TASK
The answer must be every line of the records below that contains the word "geographic".

[Collected data]
┌──

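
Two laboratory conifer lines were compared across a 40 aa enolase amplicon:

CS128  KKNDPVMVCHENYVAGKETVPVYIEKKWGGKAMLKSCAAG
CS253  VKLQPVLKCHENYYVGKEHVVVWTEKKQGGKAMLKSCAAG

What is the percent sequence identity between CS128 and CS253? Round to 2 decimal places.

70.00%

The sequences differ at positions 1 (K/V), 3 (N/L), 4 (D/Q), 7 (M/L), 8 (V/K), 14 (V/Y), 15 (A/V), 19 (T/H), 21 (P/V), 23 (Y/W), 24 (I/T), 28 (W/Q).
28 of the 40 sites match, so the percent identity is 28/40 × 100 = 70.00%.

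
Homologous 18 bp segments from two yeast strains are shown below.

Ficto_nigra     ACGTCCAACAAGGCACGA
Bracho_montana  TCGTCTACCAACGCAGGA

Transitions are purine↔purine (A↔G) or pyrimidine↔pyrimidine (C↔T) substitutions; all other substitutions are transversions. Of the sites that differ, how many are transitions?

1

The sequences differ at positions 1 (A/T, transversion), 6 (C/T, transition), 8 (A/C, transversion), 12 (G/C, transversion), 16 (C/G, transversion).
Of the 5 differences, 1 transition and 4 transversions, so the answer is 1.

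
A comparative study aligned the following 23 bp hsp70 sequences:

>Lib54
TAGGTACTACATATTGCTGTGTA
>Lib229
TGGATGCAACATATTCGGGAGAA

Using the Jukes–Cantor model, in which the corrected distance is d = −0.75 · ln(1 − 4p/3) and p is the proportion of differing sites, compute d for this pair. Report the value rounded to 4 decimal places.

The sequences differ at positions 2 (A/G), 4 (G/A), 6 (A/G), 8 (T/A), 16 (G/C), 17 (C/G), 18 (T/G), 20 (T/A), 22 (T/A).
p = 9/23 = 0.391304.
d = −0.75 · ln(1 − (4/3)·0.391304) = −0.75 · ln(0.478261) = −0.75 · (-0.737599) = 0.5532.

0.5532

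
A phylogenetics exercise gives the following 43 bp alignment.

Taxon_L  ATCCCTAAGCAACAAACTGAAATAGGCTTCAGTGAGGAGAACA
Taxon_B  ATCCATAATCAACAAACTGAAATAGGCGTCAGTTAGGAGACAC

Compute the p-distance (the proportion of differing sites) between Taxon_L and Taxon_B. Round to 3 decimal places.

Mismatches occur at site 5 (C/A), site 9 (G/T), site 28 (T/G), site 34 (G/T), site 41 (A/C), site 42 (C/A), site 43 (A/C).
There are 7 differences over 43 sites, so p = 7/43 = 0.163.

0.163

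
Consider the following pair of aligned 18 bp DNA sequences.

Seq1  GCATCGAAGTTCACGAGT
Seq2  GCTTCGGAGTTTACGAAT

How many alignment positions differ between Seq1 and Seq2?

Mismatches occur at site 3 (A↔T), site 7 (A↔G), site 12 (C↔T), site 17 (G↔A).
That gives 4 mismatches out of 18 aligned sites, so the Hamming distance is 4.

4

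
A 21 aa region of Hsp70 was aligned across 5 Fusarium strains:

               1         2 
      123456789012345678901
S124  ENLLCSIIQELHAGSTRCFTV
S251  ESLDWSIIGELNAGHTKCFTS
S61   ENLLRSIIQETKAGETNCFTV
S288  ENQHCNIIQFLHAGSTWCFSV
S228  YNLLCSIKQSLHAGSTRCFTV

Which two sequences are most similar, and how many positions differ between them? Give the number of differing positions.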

└──
┌──

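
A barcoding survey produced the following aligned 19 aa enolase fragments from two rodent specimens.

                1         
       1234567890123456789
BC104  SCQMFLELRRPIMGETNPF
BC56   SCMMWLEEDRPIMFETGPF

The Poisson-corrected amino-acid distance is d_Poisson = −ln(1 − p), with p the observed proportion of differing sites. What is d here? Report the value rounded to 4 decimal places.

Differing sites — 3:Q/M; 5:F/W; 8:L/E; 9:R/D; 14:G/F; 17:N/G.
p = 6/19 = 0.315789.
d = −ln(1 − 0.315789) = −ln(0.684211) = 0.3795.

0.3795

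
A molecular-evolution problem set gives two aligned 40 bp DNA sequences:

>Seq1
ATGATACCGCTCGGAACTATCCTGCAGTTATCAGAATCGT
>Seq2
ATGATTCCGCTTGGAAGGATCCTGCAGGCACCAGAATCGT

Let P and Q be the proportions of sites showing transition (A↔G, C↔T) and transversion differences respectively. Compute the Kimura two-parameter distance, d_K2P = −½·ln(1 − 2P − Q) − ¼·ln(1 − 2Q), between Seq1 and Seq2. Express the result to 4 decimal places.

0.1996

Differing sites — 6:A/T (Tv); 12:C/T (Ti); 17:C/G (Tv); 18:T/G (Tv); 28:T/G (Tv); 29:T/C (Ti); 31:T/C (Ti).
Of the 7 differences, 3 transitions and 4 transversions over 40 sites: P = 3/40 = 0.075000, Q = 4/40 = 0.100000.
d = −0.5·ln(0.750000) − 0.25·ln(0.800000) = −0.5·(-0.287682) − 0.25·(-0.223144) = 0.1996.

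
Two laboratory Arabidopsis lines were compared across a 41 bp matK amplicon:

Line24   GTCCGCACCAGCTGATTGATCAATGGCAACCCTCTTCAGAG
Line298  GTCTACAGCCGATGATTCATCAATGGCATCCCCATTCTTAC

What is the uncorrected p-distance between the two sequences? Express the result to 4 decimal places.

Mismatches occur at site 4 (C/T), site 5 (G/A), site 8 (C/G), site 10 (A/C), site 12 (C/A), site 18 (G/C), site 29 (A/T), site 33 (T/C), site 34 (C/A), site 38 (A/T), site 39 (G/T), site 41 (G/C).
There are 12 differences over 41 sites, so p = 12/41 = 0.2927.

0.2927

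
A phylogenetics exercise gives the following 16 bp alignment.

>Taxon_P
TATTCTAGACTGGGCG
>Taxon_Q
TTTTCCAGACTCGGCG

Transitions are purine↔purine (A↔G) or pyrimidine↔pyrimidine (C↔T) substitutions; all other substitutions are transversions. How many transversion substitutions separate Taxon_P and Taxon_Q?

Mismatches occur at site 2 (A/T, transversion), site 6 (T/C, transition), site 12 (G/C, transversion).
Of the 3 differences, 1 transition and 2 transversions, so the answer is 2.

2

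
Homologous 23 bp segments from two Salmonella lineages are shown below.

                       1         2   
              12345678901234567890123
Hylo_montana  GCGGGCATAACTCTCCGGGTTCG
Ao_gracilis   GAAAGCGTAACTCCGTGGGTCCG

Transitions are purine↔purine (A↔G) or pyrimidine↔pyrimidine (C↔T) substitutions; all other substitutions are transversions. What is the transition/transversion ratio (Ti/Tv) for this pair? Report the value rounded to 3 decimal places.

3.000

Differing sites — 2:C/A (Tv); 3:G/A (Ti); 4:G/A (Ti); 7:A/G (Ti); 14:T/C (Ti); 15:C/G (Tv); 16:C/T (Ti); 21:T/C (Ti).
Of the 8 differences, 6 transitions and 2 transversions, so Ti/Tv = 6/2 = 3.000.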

└──
┌──

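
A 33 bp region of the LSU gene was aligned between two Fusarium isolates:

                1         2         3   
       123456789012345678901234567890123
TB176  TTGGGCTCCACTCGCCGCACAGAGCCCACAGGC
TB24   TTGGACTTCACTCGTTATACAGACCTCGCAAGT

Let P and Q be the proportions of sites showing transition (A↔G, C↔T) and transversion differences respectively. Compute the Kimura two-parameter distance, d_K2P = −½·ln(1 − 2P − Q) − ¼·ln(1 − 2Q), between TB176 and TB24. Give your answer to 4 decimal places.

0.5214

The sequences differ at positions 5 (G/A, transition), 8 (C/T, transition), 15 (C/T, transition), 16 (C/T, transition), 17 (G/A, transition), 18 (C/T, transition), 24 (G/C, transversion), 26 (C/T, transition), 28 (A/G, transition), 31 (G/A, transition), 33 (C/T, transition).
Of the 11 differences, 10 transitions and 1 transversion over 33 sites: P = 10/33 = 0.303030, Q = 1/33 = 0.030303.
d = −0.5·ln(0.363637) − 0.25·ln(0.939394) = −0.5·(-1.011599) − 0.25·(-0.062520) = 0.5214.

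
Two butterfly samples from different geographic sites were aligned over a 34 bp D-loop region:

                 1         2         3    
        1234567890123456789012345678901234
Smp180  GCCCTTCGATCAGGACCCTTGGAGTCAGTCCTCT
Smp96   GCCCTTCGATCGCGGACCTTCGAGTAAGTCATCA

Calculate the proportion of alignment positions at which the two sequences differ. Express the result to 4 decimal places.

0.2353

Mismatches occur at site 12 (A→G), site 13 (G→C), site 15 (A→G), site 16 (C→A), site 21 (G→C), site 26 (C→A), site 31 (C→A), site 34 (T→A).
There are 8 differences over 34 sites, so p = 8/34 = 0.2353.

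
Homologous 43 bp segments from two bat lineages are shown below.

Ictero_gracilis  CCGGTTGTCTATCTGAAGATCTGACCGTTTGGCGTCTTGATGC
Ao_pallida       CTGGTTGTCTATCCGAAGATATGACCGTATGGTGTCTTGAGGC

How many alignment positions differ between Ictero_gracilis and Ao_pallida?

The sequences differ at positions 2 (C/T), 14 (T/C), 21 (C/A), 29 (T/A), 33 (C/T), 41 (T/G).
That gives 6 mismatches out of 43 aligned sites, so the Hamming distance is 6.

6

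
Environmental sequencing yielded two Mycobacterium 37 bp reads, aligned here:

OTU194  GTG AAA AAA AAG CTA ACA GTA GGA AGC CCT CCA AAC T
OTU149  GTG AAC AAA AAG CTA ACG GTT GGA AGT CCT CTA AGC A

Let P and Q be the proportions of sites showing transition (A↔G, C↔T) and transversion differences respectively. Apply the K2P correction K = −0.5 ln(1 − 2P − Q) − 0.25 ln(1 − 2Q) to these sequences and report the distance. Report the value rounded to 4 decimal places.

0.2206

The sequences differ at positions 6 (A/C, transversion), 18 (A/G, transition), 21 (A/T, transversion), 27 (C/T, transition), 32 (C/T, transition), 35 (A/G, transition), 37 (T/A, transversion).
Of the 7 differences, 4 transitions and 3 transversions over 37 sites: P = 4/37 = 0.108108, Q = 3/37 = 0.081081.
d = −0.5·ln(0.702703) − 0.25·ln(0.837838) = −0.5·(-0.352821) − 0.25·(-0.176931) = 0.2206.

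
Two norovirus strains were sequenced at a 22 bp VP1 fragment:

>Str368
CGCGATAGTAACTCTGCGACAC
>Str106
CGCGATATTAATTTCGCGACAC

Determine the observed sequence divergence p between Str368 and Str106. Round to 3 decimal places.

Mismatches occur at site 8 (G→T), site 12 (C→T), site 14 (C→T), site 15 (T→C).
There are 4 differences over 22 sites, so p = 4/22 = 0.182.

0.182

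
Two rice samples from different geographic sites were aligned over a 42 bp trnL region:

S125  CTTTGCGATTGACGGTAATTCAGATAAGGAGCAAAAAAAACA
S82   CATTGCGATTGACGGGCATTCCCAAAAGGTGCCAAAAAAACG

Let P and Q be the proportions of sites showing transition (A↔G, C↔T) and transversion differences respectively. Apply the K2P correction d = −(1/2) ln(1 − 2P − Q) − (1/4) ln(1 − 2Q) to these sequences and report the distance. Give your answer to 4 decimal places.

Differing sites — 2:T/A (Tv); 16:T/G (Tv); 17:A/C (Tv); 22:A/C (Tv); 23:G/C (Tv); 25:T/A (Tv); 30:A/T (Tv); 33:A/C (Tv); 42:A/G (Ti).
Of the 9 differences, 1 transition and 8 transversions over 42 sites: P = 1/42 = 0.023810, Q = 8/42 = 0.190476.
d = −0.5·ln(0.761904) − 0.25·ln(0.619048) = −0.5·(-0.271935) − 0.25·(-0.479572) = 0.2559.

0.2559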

└──

RESPONSE TO THE EXERCISE
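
Two butterfly samples from different geographic sites were aligned over a 34 bp D-loop region:
Two rice samples from different geographic sites were aligned over a 42 bp trnL region: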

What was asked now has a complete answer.